* _TASK GOAL_: Please reproduce the data below exactly, from the first line to the last.

* _DATA FOR REVIEW_:
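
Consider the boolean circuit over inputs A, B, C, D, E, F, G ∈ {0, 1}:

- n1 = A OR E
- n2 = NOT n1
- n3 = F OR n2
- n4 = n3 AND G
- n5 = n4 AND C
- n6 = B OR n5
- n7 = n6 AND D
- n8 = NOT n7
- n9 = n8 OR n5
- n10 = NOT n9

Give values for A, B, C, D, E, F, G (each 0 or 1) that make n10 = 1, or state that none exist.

n10 = NOT n9 must be 1, so n9 = 0.
n9 = n8 OR n5 must be 0, so both n8 = 0 and n5 = 0.
n8 = NOT n7 must be 0, so n7 = 1.
Check with A=1 B=1 C=0 D=1 E=1 F=1 G=0:
n1 = A OR E = 1 OR 1 = 1
n2 = NOT n1 = NOT 1 = 0
n3 = F OR n2 = 1 OR 0 = 1
n4 = n3 AND G = 1 AND 0 = 0
n5 = n4 AND C = 0 AND 0 = 0
n6 = B OR n5 = 1 OR 0 = 1
n7 = n6 AND D = 1 AND 1 = 1
n8 = NOT n7 = NOT 1 = 0
n9 = n8 OR n5 = 0 OR 0 = 0
n10 = NOT n9 = NOT 0 = 1
So n10 = 1 as required.

A=1 B=1 C=0 D=1 E=1 F=1 G=0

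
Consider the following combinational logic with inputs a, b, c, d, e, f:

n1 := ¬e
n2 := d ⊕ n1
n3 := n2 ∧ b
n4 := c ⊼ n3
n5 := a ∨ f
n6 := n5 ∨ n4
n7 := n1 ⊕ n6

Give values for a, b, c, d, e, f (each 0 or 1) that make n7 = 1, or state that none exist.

a=0, b=1, c=1, d=1, e=1, f=1

n7 = n1 ⊕ n6 must be 1, so n1 and n6 differ.
Check with a=0, b=1, c=1, d=1, e=1, f=1:
n1 = ¬e = ¬1 = 0
n2 = d ⊕ n1 = 1 ⊕ 0 = 1
n3 = n2 ∧ b = 1 ∧ 1 = 1
n4 = c ⊼ n3 = 1 ⊼ 1 = 0
n5 = a ∨ f = 0 ∨ 1 = 1
n6 = n5 ∨ n4 = 1 ∨ 0 = 1
n7 = n1 ⊕ n6 = 0 ⊕ 1 = 1
So n7 = 1 as required.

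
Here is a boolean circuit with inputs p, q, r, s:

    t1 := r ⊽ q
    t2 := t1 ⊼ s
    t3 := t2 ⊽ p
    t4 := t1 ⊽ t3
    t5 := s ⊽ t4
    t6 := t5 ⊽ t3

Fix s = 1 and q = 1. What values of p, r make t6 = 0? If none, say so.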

* _OUTPUT OF THE EXERCISE_:
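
Consider the boolean circuit over inputs A, B, C, D, E, F, G ∈ {0, 1}:

- n1 = A OR E
- n2 = NOT n1
- n3 = F OR n2
- n4 = n3 AND G
- n5 = n4 AND C
- n6 = B OR n5
- n7 = n6 AND D
- n8 = NOT n7
- n9 = n8 OR n5
- n10 = NOT n9

Give values for A, B, C, D, E, F, G (each 0 or 1) that make n10 = 1, or state that none exist.

n10 = NOT n9 must be 1, so n9 = 0.
n9 = n8 OR n5 must be 0, so both n8 = 0 and n5 = 0.
n8 = NOT n7 must be 0, so n7 = 1.
Check with A=1 B=1 C=0 D=1 E=1 F=1 G=0:
n1 = A OR E = 1 OR 1 = 1
n2 = NOT n1 = NOT 1 = 0
n3 = F OR n2 = 1 OR 0 = 1
n4 = n3 AND G = 1 AND 0 = 0
n5 = n4 AND C = 0 AND 0 = 0
n6 = B OR n5 = 1 OR 0 = 1
n7 = n6 AND D = 1 AND 1 = 1
n8 = NOT n7 = NOT 1 = 0
n9 = n8 OR n5 = 0 OR 0 = 0
n10 = NOT n9 = NOT 0 = 1
So n10 = 1 as required.

A=1 B=1 C=0 D=1 E=1 F=1 G=0

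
Consider the following combinational logic with inputs a, b, c, d, e, f:

n1 := ¬e
n2 := d ⊕ n1
n3 := n2 ∧ b
n4 := c ⊼ n3
n5 := a ∨ f
n6 := n5 ∨ n4
n7 := n1 ⊕ n6

Give values for a, b, c, d, e, f (each 0 or 1) that make n7 = 1, or state that none exist.

a=0, b=1, c=1, d=1, e=1, f=1

n7 = n1 ⊕ n6 must be 1, so n1 and n6 differ.
Check with a=0, b=1, c=1, d=1, e=1, f=1:
n1 = ¬e = ¬1 = 0
n2 = d ⊕ n1 = 1 ⊕ 0 = 1
n3 = n2 ∧ b = 1 ∧ 1 = 1
n4 = c ⊼ n3 = 1 ⊼ 1 = 0
n5 = a ∨ f = 0 ∨ 1 = 1
n6 = n5 ∨ n4 = 1 ∨ 0 = 1
n7 = n1 ⊕ n6 = 0 ⊕ 1 = 1
So n7 = 1 as required.

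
Here is a boolean circuit with inputs p, q, r, s:

    t1 := r ⊽ q
    t2 := t1 ⊼ s
    t3 := t2 ⊽ p
    t4 := t1 ⊽ t3
    t5 := s ⊽ t4
    t6 := t5 ⊽ t3

Fix s = 1 and q = 1. What values of p, r make t6 = 0? If none, say so.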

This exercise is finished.